TASK DESCRIPTION
Would you please transcribe, exactly as written, the lines of the entries below starting at the one that holds "- Forward lamp" and ending at the one that holds "- Track circuit", both included?

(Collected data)
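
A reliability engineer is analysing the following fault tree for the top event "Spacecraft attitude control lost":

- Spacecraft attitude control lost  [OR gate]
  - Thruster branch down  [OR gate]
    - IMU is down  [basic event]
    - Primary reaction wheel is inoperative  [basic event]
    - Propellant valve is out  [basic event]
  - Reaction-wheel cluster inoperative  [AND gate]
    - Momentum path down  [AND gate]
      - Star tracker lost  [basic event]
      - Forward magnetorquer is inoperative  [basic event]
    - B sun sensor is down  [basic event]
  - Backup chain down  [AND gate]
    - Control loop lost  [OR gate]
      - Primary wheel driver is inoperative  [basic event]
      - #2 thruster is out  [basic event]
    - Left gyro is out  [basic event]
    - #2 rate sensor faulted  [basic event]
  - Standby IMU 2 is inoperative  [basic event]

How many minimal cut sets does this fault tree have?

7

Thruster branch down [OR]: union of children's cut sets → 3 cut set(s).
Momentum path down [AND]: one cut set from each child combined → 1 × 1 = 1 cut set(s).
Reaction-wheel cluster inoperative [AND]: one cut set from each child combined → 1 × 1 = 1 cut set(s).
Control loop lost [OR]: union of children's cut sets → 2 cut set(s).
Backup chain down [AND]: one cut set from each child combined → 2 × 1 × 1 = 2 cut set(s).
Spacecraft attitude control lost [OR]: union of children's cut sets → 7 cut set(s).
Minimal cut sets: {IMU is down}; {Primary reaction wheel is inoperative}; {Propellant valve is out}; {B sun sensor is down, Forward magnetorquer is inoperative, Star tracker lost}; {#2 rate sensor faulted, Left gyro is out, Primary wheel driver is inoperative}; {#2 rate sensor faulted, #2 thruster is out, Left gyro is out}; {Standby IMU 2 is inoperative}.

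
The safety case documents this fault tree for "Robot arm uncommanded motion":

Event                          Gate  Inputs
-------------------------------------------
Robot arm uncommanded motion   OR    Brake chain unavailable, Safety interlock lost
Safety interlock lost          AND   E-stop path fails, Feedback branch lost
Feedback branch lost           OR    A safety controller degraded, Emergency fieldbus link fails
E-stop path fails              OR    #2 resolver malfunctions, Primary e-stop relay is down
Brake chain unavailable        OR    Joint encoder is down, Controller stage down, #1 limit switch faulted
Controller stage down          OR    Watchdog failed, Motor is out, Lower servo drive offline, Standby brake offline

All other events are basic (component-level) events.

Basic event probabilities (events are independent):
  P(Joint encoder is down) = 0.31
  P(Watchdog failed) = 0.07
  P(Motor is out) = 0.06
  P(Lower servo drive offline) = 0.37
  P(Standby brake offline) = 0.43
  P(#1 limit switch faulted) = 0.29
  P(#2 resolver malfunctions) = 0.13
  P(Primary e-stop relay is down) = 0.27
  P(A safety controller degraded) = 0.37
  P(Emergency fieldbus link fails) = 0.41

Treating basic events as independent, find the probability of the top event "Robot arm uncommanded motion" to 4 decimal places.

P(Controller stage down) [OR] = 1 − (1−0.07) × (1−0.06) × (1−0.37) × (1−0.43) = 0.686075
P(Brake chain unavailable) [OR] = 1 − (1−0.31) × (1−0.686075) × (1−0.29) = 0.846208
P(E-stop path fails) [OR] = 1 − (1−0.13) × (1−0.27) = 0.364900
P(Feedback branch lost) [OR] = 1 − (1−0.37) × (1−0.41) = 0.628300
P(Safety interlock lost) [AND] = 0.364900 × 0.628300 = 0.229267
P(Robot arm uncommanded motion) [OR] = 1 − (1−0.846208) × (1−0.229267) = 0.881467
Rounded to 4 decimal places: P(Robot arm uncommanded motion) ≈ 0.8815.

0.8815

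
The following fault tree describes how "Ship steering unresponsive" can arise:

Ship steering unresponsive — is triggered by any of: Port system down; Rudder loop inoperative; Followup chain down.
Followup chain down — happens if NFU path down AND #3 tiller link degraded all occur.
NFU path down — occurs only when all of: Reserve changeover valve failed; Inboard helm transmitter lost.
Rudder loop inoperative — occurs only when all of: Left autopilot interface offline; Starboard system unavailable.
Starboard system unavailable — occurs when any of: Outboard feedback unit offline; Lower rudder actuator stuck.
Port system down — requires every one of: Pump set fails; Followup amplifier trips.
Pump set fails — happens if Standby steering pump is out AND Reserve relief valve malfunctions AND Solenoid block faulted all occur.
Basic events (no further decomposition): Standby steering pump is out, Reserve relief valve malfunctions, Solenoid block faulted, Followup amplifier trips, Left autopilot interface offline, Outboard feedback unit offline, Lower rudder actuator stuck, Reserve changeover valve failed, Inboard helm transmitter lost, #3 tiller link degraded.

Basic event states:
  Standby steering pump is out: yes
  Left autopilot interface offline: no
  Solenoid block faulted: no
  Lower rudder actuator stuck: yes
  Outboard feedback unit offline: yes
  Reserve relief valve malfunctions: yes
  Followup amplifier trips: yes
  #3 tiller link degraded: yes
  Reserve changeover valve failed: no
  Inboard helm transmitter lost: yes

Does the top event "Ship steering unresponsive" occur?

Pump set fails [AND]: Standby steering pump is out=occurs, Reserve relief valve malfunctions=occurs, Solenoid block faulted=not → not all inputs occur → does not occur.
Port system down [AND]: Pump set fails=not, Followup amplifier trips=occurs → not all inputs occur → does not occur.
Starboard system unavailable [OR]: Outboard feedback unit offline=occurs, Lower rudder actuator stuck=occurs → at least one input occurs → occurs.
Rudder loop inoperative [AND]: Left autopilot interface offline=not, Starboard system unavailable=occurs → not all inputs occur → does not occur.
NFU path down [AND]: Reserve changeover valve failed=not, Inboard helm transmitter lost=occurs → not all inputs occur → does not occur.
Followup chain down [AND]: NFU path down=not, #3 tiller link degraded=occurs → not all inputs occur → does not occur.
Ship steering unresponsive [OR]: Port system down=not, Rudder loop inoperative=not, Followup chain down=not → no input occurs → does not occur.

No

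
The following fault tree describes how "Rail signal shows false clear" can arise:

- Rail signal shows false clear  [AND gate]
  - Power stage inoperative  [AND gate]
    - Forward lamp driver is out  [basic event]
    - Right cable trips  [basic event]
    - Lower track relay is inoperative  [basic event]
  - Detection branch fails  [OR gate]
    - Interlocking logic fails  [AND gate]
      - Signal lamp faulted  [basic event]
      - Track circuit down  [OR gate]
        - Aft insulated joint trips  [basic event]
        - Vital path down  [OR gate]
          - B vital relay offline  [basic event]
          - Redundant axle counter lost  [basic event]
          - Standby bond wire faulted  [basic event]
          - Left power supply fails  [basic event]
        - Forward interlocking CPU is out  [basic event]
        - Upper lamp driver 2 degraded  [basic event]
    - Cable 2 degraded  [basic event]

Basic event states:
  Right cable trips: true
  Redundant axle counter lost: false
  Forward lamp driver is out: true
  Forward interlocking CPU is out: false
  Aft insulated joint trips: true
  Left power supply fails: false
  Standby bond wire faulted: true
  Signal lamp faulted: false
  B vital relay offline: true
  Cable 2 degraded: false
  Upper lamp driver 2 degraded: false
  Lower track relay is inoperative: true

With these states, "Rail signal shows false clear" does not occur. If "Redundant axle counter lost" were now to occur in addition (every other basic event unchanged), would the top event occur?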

OUTPUT
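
    - Forward lamp driver is out  [basic event]
    - Right cable trips  [basic event]
    - Lower track relay is inoperative  [basic event]
  - Detection branch fails  [OR gate]
    - Interlocking logic fails  [AND gate]
      - Signal lamp faulted  [basic event]
      - Track circuit down  [OR gate]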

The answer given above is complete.